[Dataset entries]
= Beginning of Section =

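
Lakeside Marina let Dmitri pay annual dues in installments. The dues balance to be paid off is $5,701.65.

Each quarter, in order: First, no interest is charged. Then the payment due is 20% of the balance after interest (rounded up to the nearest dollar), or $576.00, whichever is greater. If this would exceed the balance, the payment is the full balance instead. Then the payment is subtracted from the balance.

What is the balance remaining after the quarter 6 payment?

$1,181.65

Quarter 1: $5,701.65 − $1,141.00 → $4,560.65
Quarter 2: $4,560.65 − $913.00 → $3,647.65
Quarter 3: $3,647.65 − $730.00 → $2,917.65
Quarter 4: $2,917.65 − $584.00 → $2,333.65
Quarter 5: $2,333.65 − $576.00 → $1,757.65
Quarter 6: $1,757.65 − $576.00 → $1,181.65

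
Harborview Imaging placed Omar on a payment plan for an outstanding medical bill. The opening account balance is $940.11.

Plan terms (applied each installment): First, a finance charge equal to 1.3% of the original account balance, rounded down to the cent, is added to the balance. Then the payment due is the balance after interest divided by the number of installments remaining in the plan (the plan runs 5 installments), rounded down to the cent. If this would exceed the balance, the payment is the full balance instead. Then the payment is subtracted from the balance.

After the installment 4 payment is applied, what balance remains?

Installment 1: $940.11 +$12.22 interest = $952.33; pay $190.46 → $761.87
Installment 2: $761.87 +$12.22 interest = $774.09; pay $193.52 → $580.57
Installment 3: $580.57 +$12.22 interest = $592.79; pay $197.59 → $395.20
Installment 4: $395.20 +$12.22 interest = $407.42; pay $203.71 → $203.71

$203.71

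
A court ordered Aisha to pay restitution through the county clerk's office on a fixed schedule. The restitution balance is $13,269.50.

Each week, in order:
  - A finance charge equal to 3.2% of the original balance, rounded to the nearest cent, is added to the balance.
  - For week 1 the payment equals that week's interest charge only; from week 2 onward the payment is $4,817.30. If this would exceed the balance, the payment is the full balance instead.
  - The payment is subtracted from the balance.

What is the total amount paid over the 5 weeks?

$15,392.60

# | Opening | Interest | Payment | End bal
1 | $13,269.50 | $424.62 | $424.62 | $13,269.50
2 | $13,269.50 | $424.62 | $4,817.30 | $8,876.82
3 | $8,876.82 | $424.62 | $4,817.30 | $4,484.14
4 | $4,484.14 | $424.62 | $4,817.30 | $91.46
5 | $91.46 | $424.62 | $516.08 | $0.00
Total paid: $15,392.60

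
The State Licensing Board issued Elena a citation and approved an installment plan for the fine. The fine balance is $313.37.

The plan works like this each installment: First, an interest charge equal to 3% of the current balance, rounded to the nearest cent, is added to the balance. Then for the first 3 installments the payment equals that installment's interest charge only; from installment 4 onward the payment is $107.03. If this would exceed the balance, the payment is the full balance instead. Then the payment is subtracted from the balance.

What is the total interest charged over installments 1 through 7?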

= End of Section =

## What you have to do
Which lines in the records above contain the string "onward"? Copy each one.

## Reply
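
  - For week 1 the payment equals that week's interest charge only; from week 2 onward the payment is $4,817.30. If this would exceed the balance, the payment is the full balance instead.
The plan works like this each installment: First, an interest charge equal to 3% of the current balance, rounded to the nearest cent, is added to the balance. Then for the first 3 installments the payment equals that installment's interest charge only; from installment 4 onward the payment is $107.03. If this would exceed the balance, the payment is the full balance instead. Then the payment is subtracted from the balance.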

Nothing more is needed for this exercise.